Prompt: Scan the entries below and say how many lines contain "following". Write only the number.

Records for the task:
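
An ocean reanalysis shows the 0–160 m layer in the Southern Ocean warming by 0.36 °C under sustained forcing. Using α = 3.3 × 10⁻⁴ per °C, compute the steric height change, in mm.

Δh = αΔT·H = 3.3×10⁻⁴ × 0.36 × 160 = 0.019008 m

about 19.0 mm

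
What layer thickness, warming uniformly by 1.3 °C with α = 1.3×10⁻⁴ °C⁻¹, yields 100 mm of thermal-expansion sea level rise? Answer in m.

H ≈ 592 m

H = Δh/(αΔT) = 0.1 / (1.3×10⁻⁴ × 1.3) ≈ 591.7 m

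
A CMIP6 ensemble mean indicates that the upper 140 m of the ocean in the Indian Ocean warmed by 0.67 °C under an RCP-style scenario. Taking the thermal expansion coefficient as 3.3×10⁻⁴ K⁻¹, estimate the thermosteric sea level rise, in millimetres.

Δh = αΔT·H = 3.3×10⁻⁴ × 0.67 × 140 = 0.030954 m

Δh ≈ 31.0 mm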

* * *

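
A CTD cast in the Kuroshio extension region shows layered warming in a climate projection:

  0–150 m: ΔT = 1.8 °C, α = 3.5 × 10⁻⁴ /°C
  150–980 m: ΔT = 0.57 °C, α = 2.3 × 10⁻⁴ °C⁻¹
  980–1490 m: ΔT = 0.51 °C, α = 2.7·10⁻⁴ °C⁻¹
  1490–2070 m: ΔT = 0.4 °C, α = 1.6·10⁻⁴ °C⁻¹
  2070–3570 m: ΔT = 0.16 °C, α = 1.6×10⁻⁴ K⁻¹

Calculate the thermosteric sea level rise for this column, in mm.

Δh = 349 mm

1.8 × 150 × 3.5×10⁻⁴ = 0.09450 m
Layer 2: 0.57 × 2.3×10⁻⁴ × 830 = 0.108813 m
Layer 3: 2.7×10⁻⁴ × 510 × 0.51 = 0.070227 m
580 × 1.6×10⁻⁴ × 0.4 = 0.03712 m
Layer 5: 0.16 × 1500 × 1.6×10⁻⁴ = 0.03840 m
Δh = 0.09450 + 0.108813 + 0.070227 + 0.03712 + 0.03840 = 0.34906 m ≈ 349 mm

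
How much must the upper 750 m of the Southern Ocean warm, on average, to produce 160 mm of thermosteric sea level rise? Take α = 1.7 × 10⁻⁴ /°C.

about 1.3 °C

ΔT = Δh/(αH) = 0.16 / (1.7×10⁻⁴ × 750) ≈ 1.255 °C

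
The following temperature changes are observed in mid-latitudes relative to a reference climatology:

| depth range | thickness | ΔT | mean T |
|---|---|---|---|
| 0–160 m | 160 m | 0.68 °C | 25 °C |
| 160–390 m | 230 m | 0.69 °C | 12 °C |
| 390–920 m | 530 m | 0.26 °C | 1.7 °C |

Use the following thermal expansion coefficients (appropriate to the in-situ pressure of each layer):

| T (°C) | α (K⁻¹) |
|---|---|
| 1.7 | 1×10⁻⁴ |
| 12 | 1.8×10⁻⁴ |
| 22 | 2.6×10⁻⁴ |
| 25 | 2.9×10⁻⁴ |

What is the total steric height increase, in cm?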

Output for this task: 2